Saved entries:
###

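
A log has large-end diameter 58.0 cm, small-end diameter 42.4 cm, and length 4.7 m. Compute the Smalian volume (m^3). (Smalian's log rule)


Smalian: V = (A1 + A2)/2 * L,  A = pi*(D/200)^2
A1 = pi*(58.0/200)^2 = 0.264208 m^2
A2 = pi*(42.4/200)^2 = 0.141196 m^2
V = (0.264208+0.141196)/2*4.7 = 0.9527 m^3

0.9527


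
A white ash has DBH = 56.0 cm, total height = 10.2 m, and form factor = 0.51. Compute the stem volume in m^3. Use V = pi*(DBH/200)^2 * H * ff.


Formula: V = pi * (DBH/200)^2 * H * ff
Radius = DBH/200 = 56.0/200 = 0.28 m
Radius^2 = 0.28^2 = 0.0784 m^2
V = pi * 0.0784 * 10.2 * 0.51
V = 1.281 m^3

1.281


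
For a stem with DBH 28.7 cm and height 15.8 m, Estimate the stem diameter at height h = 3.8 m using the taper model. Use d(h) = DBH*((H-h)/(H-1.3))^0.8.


Taper: d(h) = DBH * ((H - h) / (H - 1.3))^0.8
Numerator = H - h = 15.8 - 3.8 = 12.0 m
Denominator = H - 1.3 = 15.8 - 1.3 = 14.5 m
Ratio = 12.0 / 14.5 = 0.82759
d = 28.7 * 0.82759^0.8 = 24.7 cm

24.7


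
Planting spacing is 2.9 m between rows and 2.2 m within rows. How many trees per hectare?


Formula: TPH = 10000 m^2/ha / (spacing_x * spacing_y)
Area per tree = 2.9 m * 2.2 m = 6.38 m^2
TPH = 10000 / 6.38 = 1567 trees/ha

1567


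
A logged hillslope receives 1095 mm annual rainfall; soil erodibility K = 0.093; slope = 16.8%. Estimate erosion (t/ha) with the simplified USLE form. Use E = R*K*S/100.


Formula: E = R * K * S / 100  (simplified USLE)
R * K = 1095 * 0.093 = 101.835
E = 101.835 * 16.8 / 100 = 17.11 t/ha

17.11


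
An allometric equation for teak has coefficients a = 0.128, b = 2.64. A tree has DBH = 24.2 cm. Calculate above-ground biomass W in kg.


Formula: W = a * DBH^b  (allometric power law)
DBH^b = 24.2^2.64 = 4500.6223
W = 0.128 * 4500.6223 = 576.1 kg

576.1


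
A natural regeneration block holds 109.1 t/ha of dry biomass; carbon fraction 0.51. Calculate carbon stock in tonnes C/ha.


Formula: Carbon Stock = Biomass * Carbon Fraction
C = 109.1 t/ha * 0.51
C = 55.6 t C/ha

55.6


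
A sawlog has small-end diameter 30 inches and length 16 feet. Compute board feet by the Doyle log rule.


Doyle: BF = (D - 4)^2 * L / 16
Adjusted diameter = 30 - 4 = 26 in
(D-4)^2 = 26^2 = 676
BF = 676 * 16 / 16 = 676 BF

676


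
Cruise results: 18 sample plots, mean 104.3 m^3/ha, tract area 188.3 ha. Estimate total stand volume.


Formula: Total Volume = Mean Volume per ha * Total Area
Total Volume = 104.3 m^3/ha * 188.3 ha
Total Volume = 19640 m^3

19640


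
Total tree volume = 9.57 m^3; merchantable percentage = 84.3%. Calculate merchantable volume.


Formula: MV = V_total * (merchantable_pct / 100)
Merchantable fraction = 84.3% / 100 = 0.843
MV = 9.57 m^3 * 0.843 = 8.068 m^3

8.068


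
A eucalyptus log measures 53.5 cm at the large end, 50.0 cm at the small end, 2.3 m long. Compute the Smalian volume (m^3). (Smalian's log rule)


Smalian: V = (A1 + A2)/2 * L,  A = pi*(D/200)^2
A1 = pi*(53.5/200)^2 = 0.224801 m^2
A2 = pi*(50.0/200)^2 = 0.19635 m^2
V = (0.224801+0.19635)/2*2.3 = 0.4843 m^3

0.4843


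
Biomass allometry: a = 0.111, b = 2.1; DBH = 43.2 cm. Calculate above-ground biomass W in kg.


Formula: W = a * DBH^b  (allometric power law)
DBH^b = 43.2^2.1 = 2719.6679
W = 0.111 * 2719.6679 = 301.9 kg

301.9


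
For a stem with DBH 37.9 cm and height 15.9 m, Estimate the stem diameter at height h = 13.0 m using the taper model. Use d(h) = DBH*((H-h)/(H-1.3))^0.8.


Taper: d(h) = DBH * ((H - h) / (H - 1.3))^0.8
Numerator = H - h = 15.9 - 13.0 = 2.9 m
Denominator = H - 1.3 = 15.9 - 1.3 = 14.6 m
Ratio = 2.9 / 14.6 = 0.19863
d = 37.9 * 0.19863^0.8 = 10.4 cm

10.4


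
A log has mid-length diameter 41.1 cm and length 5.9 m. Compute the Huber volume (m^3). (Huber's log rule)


Huber: V = Am * L,  Am = pi*(Dm/200)^2
Am = pi*(41.1/200)^2 = 0.13267 m^2
V = 0.13267*5.9 = 0.7828 m^3

0.7828


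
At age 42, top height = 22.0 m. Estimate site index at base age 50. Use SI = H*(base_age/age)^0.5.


Formula: SI = H_dom * (base_age / age)^0.5
Age ratio = 50 / 42 = 1.19048
sqrt(age_ratio) = 1.09109
SI = 22.0 * 1.09109 = 24.0 m

24.0


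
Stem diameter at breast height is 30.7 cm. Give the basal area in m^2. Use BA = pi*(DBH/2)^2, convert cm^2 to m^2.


Formula: BA = pi * (DBH/2)^2 / 10000  (cm^2 to m^2)
Radius = DBH/2 = 30.7/2 = 15.35 cm
BA = pi * 15.35^2 / 10000
   = 740.2299 cm^2 / 10000
   = 0.074 m^2

0.074


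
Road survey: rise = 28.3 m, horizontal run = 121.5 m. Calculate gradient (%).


Formula: Gradient = rise / run * 100
Gradient = 28.3 / 121.5 * 100 = 23.3%

23.3


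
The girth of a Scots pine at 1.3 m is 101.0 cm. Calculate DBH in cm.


Formula: DBH = C / pi
DBH = 101.0 / pi
pi = 3.14159...
DBH = 32.1 cm

32.1


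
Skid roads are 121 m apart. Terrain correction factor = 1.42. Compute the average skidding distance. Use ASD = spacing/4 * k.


Formula: ASD = (spacing / 4) * correction
Uncorrected distance = spacing / 4 = 121 / 4 = 30.25 m
ASD = 30.25 * 1.42 = 43 m

43


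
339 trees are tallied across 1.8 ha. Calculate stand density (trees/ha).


Formula: Stand Density = N_trees / Area_ha
Density = 339 trees / 1.8 ha
Density = 188 trees/ha

188


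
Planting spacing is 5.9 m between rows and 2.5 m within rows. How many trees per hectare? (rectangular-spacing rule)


Formula: TPH = 10000 m^2/ha / (spacing_x * spacing_y)
Area per tree = 5.9 m * 2.5 m = 14.75 m^2
TPH = 10000 / 14.75 = 678 trees/ha

678


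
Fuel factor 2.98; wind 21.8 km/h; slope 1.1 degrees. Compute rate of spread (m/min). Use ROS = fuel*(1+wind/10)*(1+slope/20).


Formula: ROS = fuel * (1 + wind/10) * (1 + slope/20)
Wind factor = 1 + 21.8/10 = 3.18
Slope factor = 1 + 1.1/20 = 1.055
ROS = 2.98 * 3.18 * 1.055 = 10.0 m/min

10.0


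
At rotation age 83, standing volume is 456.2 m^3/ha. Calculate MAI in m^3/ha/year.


Formula: MAI = Total Volume / Stand Age
MAI = 456.2 m^3/ha / 83 years
MAI = 5.5 m^3/ha/year

5.5


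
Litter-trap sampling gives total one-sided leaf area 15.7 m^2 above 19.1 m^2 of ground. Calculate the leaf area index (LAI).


Formula: LAI = total leaf area / ground area  (dimensionless)
LAI = 15.7 m^2 / 19.1 m^2
LAI = 0.82

0.82


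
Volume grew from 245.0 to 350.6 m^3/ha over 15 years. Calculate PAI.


Formula: PAI = (V_T2 - V_T1) / (T2 - T1)
Volume increment = 350.6 - 245.0 = 105.6 m^3/ha
PAI = 105.6 / 15 = 7.04 m^3/ha/year

7.04


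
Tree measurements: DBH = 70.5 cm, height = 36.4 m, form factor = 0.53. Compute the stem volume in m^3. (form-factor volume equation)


Formula: V = pi * (DBH/200)^2 * H * ff
Radius = DBH/200 = 70.5/200 = 0.3525 m
Radius^2 = 0.3525^2 = 0.12425625 m^2
V = pi * 0.12425625 * 36.4 * 0.53
V = 7.531 m^3

7.531


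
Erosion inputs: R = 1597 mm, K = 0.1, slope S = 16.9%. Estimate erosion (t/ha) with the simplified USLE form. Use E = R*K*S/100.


Formula: E = R * K * S / 100  (simplified USLE)
R * K = 1597 * 0.1 = 159.7
E = 159.7 * 16.9 / 100 = 26.99 t/ha

26.99


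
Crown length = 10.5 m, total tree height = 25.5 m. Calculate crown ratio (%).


Formula: Crown Ratio = (Crown Length / Total Height) * 100
CR = (10.5 m / 25.5 m) * 100
CR = 0.4118 * 100 = 41.2%

41.2


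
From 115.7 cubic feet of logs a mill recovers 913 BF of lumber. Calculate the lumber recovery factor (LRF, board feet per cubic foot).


Formula: LRF = Lumber Output (BF) / Log Input (ft^3)
LRF = 913 BF / 115.7 ft^3
LRF = 7.89 BF/ft^3

7.89


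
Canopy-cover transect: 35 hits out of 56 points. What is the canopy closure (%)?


Formula: Canopy closure = covered points / total points * 100
Closure = 35 / 56 * 100
Closure = 0.625 * 100 = 62.5%

62.5


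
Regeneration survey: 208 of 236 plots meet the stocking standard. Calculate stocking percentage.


Formula: Stocking % = stocked plots / total plots * 100
Stocking = 208 / 236 * 100
Stocking = 0.8814 * 100 = 88.1%

88.1


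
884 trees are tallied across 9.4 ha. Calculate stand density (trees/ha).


Formula: Stand Density = N_trees / Area_ha
Density = 884 trees / 9.4 ha
Density = 94 trees/ha

94


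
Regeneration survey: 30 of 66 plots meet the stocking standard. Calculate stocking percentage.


Formula: Stocking % = stocked plots / total plots * 100
Stocking = 30 / 66 * 100
Stocking = 0.4545 * 100 = 45.5%

45.5


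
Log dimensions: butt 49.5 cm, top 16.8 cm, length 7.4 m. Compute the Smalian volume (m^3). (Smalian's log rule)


Smalian: V = (A1 + A2)/2 * L,  A = pi*(D/200)^2
A1 = pi*(49.5/200)^2 = 0.192442 m^2
A2 = pi*(16.8/200)^2 = 0.022167 m^2
V = (0.192442+0.022167)/2*7.4 = 0.7941 m^3

0.7941


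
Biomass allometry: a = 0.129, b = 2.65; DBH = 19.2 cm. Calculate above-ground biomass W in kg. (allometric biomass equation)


Formula: W = a * DBH^b  (allometric power law)
DBH^b = 19.2^2.65 = 2516.2179
W = 0.129 * 2516.2179 = 324.6 kg

324.6


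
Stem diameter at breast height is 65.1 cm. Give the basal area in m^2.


Formula: BA = pi * (DBH/2)^2 / 10000  (cm^2 to m^2)
Radius = DBH/2 = 65.1/2 = 32.55 cm
BA = pi * 32.55^2 / 10000
   = 3328.5253 cm^2 / 10000
   = 0.3329 m^2

0.3329


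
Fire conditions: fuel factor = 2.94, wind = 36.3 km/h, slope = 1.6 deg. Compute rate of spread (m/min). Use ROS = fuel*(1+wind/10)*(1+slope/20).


Formula: ROS = fuel * (1 + wind/10) * (1 + slope/20)
Wind factor = 1 + 36.3/10 = 4.63
Slope factor = 1 + 1.6/20 = 1.08
ROS = 2.94 * 4.63 * 1.08 = 14.7 m/min

14.7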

###

- [WORK ITEM]:
Return precisely the lines of the records, starting with the line that holds "Log dimensions: butt" and ending with the last one.

- [RESPONSE TO THE EXERCISE]:
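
Log dimensions: butt 49.5 cm, top 16.8 cm, length 7.4 m. Compute the Smalian volume (m^3). (Smalian's log rule)


Smalian: V = (A1 + A2)/2 * L,  A = pi*(D/200)^2
A1 = pi*(49.5/200)^2 = 0.192442 m^2
A2 = pi*(16.8/200)^2 = 0.022167 m^2
V = (0.192442+0.022167)/2*7.4 = 0.7941 m^3

0.7941


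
Biomass allometry: a = 0.129, b = 2.65; DBH = 19.2 cm. Calculate above-ground biomass W in kg. (allometric biomass equation)


Formula: W = a * DBH^b  (allometric power law)
DBH^b = 19.2^2.65 = 2516.2179
W = 0.129 * 2516.2179 = 324.6 kg

324.6


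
Stem diameter at breast height is 65.1 cm. Give the basal area in m^2.


Formula: BA = pi * (DBH/2)^2 / 10000  (cm^2 to m^2)
Radius = DBH/2 = 65.1/2 = 32.55 cm
BA = pi * 32.55^2 / 10000
   = 3328.5253 cm^2 / 10000
   = 0.3329 m^2

0.3329


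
Fire conditions: fuel factor = 2.94, wind = 36.3 km/h, slope = 1.6 deg. Compute rate of spread (m/min). Use ROS = fuel*(1+wind/10)*(1+slope/20).


Formula: ROS = fuel * (1 + wind/10) * (1 + slope/20)
Wind factor = 1 + 36.3/10 = 4.63
Slope factor = 1 + 1.6/20 = 1.08
ROS = 2.94 * 4.63 * 1.08 = 14.7 m/min

14.7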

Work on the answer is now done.